## Work instruction
Wherever the word "built" occurs in the lines below, copy the whole line.

## Entries provided
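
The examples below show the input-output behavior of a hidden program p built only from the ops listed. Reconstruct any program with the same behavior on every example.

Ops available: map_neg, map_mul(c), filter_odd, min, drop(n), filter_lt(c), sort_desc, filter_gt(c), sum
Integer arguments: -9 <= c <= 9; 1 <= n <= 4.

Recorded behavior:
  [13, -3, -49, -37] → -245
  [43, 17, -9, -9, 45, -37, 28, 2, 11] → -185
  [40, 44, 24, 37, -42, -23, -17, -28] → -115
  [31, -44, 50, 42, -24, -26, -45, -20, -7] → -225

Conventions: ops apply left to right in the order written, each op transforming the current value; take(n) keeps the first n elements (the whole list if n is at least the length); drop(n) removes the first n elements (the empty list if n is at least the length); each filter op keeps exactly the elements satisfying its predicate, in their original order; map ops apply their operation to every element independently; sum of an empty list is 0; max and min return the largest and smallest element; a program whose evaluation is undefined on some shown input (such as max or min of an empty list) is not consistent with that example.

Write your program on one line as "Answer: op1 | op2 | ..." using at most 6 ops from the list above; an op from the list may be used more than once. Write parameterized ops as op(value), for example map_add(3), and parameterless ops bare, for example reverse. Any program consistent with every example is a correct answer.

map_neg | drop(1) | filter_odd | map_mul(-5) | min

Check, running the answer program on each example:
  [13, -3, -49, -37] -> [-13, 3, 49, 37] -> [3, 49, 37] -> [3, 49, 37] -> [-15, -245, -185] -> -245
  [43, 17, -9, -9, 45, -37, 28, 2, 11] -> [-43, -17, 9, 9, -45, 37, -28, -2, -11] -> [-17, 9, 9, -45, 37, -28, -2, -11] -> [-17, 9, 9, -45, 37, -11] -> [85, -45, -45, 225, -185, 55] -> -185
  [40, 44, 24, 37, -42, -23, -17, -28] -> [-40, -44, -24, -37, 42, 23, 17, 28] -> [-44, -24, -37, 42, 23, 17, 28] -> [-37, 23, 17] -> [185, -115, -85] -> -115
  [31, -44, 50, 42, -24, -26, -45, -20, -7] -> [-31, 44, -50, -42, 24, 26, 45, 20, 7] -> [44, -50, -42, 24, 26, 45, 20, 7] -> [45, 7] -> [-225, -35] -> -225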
---
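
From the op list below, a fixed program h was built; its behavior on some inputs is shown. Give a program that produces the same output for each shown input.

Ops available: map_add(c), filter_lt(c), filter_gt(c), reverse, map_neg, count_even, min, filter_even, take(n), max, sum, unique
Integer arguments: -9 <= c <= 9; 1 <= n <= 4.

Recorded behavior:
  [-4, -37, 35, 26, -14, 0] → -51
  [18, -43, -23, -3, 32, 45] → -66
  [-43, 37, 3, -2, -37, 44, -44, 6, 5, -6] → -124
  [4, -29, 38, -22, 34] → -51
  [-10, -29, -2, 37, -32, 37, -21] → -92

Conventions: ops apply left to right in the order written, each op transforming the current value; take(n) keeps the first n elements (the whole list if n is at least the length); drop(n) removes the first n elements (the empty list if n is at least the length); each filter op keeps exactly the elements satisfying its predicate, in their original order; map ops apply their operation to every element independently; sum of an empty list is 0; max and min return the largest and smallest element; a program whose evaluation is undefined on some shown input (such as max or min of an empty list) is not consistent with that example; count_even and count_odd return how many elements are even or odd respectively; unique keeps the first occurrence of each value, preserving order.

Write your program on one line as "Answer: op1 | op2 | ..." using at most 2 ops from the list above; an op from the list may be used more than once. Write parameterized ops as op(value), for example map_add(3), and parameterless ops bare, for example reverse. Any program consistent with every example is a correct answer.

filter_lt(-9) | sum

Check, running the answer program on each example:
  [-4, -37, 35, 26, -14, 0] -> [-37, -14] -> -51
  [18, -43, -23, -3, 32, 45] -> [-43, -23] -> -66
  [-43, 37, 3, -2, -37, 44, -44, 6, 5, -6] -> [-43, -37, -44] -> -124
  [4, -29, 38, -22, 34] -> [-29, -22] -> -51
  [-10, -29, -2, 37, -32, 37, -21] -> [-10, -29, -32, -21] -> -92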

## Response
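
The examples below show the input-output behavior of a hidden program p built only from the ops listed. Reconstruct any program with the same behavior on every example.
From the op list below, a fixed program h was built; its behavior on some inputs is shown. Give a program that produces the same output for each shown input.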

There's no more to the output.